(Beginning of Records provided)

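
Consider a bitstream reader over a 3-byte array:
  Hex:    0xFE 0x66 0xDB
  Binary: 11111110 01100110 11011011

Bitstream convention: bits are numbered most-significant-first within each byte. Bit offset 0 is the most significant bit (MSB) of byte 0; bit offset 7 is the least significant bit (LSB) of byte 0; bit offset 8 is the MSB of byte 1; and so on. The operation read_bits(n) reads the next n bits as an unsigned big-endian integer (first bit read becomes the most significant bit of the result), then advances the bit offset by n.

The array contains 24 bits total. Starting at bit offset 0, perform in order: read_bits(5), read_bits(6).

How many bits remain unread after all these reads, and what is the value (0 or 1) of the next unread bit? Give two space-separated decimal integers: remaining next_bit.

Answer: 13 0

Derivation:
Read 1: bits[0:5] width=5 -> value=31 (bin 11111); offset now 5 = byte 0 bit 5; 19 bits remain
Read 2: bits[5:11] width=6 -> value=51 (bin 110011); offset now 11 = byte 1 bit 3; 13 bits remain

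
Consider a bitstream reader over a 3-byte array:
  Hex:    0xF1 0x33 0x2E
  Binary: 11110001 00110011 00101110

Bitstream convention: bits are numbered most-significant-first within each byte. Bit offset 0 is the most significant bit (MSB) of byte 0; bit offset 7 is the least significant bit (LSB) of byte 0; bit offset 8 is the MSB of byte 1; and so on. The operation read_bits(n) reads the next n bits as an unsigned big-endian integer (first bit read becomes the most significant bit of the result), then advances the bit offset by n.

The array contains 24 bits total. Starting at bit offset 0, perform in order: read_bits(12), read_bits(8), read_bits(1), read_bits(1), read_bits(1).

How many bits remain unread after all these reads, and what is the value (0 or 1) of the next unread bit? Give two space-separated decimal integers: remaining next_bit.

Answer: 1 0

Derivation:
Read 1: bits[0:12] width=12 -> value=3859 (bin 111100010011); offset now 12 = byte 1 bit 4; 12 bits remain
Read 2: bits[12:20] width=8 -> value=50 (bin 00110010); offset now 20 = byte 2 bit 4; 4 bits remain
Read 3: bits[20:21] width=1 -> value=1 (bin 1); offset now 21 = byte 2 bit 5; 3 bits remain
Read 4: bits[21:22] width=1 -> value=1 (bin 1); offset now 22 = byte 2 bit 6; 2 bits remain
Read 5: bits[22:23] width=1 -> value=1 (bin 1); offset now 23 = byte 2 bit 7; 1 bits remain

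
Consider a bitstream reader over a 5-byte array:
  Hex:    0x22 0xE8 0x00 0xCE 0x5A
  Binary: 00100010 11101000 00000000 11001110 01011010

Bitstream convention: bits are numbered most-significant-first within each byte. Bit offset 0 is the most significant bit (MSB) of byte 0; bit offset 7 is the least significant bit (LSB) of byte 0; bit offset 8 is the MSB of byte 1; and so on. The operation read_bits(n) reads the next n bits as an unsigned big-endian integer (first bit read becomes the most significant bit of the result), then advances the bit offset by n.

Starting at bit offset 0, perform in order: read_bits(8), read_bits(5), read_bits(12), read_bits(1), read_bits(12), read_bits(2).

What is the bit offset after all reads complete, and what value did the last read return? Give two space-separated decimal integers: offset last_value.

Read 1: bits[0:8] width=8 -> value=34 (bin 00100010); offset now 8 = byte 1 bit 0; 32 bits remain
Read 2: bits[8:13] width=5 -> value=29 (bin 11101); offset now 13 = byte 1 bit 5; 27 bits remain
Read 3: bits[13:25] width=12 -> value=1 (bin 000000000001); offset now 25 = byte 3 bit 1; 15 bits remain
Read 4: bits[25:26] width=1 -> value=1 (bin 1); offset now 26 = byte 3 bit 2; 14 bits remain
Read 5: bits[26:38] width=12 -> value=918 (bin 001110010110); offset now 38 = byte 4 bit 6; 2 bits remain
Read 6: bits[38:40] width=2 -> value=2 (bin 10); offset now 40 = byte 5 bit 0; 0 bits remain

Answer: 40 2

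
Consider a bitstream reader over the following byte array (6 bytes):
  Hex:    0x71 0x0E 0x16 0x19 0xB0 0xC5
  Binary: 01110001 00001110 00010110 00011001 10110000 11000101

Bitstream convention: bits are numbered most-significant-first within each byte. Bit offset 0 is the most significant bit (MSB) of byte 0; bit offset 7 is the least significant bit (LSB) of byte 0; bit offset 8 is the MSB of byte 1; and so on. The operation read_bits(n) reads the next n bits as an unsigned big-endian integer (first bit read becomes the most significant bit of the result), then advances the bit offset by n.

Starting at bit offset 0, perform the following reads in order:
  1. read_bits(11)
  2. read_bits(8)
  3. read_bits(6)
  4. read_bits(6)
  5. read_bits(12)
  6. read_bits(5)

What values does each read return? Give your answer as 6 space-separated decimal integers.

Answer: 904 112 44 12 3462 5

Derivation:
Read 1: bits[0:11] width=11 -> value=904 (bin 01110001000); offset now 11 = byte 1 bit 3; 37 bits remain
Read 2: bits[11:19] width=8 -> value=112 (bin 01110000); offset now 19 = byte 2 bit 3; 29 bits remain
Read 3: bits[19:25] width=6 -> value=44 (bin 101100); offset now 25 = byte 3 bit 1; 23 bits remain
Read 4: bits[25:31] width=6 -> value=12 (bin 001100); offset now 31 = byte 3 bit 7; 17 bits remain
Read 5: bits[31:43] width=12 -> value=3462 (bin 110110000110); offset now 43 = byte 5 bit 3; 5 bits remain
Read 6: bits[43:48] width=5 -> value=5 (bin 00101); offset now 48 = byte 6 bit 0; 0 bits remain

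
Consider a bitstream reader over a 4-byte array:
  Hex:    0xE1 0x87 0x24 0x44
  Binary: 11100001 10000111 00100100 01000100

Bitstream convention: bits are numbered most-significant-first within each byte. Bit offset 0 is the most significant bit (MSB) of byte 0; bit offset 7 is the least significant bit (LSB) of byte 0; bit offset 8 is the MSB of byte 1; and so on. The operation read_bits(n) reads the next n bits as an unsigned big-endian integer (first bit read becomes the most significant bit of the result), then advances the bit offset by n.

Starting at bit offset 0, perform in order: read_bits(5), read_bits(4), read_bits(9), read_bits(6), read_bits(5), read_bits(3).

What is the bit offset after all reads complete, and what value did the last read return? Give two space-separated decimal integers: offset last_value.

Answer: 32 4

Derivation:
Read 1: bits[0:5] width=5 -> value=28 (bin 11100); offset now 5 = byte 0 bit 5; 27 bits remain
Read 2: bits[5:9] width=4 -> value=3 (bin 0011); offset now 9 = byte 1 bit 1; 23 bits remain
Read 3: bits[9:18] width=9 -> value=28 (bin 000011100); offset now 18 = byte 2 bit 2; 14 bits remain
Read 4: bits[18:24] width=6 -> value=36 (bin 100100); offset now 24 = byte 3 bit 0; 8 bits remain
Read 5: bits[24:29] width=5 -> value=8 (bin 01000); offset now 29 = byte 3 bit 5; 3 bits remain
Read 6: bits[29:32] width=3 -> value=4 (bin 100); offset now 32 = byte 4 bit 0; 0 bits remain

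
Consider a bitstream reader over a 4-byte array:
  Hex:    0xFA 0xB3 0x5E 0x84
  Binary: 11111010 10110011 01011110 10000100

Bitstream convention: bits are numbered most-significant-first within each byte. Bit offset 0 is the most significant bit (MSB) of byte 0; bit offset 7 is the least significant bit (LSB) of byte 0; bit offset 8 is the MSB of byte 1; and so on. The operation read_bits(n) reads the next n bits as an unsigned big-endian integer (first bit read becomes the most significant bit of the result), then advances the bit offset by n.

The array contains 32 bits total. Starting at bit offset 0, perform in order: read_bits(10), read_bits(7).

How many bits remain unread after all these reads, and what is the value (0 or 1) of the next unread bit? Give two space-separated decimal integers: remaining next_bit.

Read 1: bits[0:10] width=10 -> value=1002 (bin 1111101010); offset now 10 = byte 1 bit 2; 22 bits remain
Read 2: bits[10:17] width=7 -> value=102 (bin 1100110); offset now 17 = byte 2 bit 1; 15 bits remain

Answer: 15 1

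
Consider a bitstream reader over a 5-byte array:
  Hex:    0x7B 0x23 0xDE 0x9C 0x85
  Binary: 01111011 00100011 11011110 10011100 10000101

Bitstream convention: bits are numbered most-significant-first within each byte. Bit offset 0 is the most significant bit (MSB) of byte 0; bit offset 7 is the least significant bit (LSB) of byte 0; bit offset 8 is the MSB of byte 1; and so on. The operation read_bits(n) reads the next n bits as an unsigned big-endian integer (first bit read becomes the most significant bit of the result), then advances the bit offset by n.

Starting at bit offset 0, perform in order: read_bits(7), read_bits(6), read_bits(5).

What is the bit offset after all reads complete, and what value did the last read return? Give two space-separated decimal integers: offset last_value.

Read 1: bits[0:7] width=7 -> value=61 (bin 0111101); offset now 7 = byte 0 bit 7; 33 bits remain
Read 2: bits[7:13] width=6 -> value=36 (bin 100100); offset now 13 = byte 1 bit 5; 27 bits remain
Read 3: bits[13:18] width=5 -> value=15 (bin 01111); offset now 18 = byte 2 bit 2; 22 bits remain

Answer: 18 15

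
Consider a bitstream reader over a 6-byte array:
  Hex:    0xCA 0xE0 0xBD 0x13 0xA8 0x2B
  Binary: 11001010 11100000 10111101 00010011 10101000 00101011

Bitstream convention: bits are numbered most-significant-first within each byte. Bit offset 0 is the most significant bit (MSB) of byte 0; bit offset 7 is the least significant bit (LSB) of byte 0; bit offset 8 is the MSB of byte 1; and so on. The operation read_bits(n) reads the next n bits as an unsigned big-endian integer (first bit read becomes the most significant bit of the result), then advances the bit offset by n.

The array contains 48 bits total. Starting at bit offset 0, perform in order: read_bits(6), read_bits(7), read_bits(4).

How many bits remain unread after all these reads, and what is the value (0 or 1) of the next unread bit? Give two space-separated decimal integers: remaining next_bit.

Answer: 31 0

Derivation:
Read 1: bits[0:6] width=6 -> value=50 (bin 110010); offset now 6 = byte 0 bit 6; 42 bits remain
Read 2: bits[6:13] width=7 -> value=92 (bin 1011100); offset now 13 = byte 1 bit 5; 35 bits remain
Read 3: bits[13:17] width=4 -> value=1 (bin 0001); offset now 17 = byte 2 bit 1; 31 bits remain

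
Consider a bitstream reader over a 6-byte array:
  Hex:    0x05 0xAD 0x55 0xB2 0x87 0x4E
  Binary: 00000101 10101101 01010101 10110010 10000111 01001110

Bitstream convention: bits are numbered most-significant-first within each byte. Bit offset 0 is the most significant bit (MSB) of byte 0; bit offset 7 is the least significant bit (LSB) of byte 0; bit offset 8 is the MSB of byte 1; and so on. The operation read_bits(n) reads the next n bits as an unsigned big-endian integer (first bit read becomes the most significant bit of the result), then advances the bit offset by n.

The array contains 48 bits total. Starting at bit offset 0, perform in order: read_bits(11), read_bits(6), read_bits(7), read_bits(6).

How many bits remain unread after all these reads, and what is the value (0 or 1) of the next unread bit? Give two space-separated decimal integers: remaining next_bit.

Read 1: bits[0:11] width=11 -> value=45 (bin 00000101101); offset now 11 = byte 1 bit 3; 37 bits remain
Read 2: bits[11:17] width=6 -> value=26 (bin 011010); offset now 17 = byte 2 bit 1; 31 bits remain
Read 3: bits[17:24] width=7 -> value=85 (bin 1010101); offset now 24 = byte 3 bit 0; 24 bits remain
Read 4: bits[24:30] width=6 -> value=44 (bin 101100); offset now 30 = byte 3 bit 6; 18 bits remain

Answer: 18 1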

(End of Records provided)
(Beginning of Records provided)

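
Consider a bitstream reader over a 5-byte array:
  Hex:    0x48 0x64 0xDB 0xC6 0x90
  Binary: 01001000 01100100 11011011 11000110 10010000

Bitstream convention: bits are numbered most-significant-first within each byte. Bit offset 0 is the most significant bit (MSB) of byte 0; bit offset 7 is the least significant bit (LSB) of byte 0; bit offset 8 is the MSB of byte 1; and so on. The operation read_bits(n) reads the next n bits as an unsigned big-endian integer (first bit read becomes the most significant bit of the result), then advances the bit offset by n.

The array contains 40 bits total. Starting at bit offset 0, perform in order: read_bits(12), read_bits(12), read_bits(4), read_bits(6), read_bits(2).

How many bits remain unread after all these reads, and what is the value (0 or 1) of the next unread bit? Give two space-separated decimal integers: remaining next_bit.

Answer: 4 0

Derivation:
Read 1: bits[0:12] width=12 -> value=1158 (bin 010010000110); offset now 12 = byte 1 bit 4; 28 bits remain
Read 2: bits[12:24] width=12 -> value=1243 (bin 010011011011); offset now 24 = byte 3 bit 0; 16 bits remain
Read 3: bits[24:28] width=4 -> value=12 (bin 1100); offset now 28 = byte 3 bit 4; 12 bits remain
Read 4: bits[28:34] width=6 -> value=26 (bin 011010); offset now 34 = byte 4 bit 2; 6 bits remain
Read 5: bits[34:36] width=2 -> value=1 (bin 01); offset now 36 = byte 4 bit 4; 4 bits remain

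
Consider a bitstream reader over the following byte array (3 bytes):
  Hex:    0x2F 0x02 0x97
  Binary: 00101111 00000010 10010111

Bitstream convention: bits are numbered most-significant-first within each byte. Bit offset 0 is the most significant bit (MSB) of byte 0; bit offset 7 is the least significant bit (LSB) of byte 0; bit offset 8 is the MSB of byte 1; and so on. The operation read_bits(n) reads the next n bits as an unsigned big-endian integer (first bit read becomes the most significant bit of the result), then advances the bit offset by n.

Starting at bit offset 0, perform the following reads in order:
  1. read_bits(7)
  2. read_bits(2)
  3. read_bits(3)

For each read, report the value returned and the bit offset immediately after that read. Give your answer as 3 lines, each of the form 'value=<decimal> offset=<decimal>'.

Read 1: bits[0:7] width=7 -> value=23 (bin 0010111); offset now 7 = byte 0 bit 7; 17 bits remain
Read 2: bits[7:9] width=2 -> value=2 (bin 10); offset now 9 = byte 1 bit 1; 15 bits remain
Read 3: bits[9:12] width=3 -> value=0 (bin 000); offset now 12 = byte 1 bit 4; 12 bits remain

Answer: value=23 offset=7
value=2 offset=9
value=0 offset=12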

(End of Records provided)

Where the string "order" turns up in a line of the data above, copy that whole line.

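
The array contains 24 bits total. Starting at bit offset 0, perform in order: read_bits(5), read_bits(6).
The array contains 24 bits total. Starting at bit offset 0, perform in order: read_bits(12), read_bits(8), read_bits(1), read_bits(1), read_bits(1).
Starting at bit offset 0, perform in order: read_bits(8), read_bits(5), read_bits(12), read_bits(1), read_bits(12), read_bits(2).
Starting at bit offset 0, perform the following reads in order:
Starting at bit offset 0, perform in order: read_bits(5), read_bits(4), read_bits(9), read_bits(6), read_bits(5), read_bits(3).
The array contains 32 bits total. Starting at bit offset 0, perform in order: read_bits(10), read_bits(7).
Starting at bit offset 0, perform in order: read_bits(7), read_bits(6), read_bits(5).
The array contains 48 bits total. Starting at bit offset 0, perform in order: read_bits(6), read_bits(7), read_bits(4).
The array contains 48 bits total. Starting at bit offset 0, perform in order: read_bits(11), read_bits(6), read_bits(7), read_bits(6).
The array contains 40 bits total. Starting at bit offset 0, perform in order: read_bits(12), read_bits(12), read_bits(4), read_bits(6), read_bits(2).
Starting at bit offset 0, perform the following reads in order: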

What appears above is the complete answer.